== Given data

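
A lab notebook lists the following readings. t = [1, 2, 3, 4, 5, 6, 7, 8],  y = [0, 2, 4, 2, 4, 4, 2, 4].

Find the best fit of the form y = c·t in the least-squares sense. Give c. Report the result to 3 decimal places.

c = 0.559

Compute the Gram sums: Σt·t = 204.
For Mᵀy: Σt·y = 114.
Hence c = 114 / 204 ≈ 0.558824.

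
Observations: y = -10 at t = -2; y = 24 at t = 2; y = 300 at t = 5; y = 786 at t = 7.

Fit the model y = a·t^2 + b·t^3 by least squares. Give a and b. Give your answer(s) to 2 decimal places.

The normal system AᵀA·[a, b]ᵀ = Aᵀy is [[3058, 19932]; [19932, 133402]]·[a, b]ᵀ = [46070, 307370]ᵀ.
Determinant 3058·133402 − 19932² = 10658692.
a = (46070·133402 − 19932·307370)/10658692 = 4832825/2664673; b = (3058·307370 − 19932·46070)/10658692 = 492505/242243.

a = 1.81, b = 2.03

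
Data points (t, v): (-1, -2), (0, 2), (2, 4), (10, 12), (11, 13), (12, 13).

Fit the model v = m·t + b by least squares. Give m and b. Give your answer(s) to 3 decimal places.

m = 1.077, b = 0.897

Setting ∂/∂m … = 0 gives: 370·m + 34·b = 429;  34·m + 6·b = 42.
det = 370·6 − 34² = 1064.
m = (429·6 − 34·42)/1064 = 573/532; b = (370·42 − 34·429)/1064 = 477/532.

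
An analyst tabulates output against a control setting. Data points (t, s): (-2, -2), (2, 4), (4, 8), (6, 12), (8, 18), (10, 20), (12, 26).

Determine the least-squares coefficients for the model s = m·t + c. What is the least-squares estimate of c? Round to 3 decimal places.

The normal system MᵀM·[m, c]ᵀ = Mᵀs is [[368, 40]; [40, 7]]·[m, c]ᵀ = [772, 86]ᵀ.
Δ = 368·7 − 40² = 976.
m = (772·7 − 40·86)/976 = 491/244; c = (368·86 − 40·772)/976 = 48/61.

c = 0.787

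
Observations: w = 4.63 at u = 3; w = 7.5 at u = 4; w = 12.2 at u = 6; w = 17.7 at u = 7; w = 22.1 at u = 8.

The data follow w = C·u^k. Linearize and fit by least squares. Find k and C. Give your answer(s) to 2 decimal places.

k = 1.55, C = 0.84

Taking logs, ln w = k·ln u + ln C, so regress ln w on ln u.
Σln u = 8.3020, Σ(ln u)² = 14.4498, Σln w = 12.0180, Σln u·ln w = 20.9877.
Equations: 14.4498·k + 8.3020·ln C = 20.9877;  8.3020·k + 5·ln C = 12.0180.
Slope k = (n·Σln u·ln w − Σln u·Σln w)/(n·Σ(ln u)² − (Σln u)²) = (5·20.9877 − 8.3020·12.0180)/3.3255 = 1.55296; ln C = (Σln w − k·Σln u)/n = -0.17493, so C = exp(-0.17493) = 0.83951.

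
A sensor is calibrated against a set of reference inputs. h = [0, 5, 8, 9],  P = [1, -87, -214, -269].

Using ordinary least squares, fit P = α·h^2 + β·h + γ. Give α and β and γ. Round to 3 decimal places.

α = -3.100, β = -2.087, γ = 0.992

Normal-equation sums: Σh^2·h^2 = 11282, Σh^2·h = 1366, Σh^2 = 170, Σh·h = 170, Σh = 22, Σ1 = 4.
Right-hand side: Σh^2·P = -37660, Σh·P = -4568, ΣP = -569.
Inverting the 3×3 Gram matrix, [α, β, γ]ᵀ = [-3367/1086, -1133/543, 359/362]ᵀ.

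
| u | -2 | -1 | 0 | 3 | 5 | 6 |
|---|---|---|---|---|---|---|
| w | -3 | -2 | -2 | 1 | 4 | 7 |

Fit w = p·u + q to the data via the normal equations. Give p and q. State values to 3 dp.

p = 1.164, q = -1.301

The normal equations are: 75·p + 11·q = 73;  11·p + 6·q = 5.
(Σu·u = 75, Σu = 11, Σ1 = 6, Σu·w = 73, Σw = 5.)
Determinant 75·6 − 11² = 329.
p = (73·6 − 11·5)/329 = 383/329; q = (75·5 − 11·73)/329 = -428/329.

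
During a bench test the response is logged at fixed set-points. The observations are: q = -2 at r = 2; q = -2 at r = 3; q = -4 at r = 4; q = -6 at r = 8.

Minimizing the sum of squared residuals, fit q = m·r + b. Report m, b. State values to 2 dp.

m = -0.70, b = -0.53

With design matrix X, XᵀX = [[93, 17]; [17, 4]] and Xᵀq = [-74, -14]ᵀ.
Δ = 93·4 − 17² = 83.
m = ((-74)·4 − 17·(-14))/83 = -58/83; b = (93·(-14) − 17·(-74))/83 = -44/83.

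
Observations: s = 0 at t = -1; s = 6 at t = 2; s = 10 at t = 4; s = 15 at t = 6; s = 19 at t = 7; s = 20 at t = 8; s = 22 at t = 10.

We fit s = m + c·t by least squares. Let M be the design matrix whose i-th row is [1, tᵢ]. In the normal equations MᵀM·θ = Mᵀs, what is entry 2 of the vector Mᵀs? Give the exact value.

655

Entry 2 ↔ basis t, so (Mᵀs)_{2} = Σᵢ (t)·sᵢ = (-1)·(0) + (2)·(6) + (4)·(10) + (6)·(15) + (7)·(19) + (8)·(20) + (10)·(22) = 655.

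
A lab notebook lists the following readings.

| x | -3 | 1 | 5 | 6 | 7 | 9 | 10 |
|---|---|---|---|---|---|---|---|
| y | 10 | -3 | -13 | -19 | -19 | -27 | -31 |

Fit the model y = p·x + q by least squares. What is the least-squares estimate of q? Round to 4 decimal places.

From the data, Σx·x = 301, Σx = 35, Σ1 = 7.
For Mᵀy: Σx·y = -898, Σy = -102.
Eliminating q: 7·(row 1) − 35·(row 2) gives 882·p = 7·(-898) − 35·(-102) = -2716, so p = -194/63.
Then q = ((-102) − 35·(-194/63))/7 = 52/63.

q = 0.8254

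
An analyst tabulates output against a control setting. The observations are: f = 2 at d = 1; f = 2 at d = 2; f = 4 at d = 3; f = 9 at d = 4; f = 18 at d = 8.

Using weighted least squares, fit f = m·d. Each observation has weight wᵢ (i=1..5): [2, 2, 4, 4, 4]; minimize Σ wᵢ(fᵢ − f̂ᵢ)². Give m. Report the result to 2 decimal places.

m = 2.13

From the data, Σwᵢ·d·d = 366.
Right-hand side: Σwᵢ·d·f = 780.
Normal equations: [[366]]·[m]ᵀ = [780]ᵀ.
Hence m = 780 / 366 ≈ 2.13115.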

====
== Given data

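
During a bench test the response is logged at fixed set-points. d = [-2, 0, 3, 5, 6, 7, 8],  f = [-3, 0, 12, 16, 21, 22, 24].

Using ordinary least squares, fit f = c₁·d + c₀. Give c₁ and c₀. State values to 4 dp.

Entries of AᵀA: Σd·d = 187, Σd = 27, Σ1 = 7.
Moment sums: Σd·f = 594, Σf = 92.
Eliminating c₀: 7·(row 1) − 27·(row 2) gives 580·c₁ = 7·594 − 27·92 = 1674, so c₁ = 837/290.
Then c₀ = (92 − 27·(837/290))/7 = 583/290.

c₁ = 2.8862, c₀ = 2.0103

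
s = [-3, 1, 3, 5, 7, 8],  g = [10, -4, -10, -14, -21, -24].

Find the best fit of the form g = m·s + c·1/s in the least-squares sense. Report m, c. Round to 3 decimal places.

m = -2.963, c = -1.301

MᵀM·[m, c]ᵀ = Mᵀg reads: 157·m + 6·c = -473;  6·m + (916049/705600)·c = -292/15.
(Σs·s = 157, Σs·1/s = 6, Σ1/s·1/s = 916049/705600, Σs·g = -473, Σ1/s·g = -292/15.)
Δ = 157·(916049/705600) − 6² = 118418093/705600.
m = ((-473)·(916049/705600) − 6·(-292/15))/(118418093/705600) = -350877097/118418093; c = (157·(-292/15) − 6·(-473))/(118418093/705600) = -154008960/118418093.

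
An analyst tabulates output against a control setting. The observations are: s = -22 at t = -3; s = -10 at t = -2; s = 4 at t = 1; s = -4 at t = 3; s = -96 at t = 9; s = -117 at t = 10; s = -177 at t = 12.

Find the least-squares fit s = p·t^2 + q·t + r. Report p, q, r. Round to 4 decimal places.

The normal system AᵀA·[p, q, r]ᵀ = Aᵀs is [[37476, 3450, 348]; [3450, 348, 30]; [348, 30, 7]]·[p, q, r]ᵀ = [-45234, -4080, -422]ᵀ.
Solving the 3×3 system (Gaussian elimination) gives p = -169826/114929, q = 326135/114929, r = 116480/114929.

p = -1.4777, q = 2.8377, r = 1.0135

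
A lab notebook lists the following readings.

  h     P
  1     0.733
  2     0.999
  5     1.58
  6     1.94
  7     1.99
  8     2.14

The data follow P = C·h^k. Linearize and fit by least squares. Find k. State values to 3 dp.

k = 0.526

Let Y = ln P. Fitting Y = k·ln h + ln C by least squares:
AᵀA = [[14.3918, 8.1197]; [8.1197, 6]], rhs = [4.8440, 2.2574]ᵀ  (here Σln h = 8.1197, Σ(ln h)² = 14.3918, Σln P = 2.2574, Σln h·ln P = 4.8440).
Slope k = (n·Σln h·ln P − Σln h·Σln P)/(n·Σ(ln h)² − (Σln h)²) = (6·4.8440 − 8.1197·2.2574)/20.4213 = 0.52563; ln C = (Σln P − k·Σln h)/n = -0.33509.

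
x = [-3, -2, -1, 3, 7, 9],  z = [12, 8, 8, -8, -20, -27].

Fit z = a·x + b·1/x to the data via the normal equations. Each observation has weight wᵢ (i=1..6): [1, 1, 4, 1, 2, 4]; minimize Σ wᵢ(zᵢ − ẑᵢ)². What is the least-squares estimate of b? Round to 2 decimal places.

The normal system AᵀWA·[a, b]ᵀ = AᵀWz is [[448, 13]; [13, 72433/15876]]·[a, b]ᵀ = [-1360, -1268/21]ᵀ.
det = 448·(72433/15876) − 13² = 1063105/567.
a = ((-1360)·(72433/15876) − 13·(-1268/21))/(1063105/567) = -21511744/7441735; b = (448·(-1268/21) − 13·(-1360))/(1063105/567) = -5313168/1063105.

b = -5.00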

====

In the listing above, find the line with "13), (12, 13)." and the line with "An analyst tabulates output against a control setting. Data", then print exactly those lines and every line between them.

» Solution to this problem:
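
Data points (t, v): (-1, -2), (0, 2), (2, 4), (10, 12), (11, 13), (12, 13).

Fit the model v = m·t + b by least squares. Give m and b. Give your answer(s) to 3 decimal places.

m = 1.077, b = 0.897

Setting ∂/∂m … = 0 gives: 370·m + 34·b = 429;  34·m + 6·b = 42.
det = 370·6 − 34² = 1064.
m = (429·6 − 34·42)/1064 = 573/532; b = (370·42 − 34·429)/1064 = 477/532.

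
An analyst tabulates output against a control setting. Data points (t, s): (-2, -2), (2, 4), (4, 8), (6, 12), (8, 18), (10, 20), (12, 26).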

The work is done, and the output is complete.